DESCRIPTION OF THE TASK:
All the data should be printed again exactly as written.

Stored data entries:
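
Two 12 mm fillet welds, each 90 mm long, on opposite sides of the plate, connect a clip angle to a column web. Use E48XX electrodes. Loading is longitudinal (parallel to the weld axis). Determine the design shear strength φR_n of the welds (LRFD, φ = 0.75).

φR_n ≈ 330 kN

E48XX → F_EXX = 480 MPa.
Effective throat t_e = 0.707 × 12 = 8.484 mm.
Total length L = 180 mm; A_we = 8.484 × 180 = 1527 mm².
F_nw = 0.6 F_EXX = 0.6 × 480 = 288 MPa.
φR_n = 0.75 × 288 × 1527 × 10⁻³ = 329.9 kN.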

RESPONSE TO THE EXERCISE:
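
Two 12 mm fillet welds, each 90 mm long, on opposite sides of the plate, connect a clip angle to a column web. Use E48XX electrodes. Loading is longitudinal (parallel to the weld axis). Determine the design shear strength φR_n of the welds (LRFD, φ = 0.75).

φR_n ≈ 330 kN

E48XX → F_EXX = 480 MPa.
Effective throat t_e = 0.707 × 12 = 8.484 mm.
Total length L = 180 mm; A_we = 8.484 × 180 = 1527 mm².
F_nw = 0.6 F_EXX = 0.6 × 480 = 288 MPa.
φR_n = 0.75 × 288 × 1527 × 10⁻³ = 329.9 kN.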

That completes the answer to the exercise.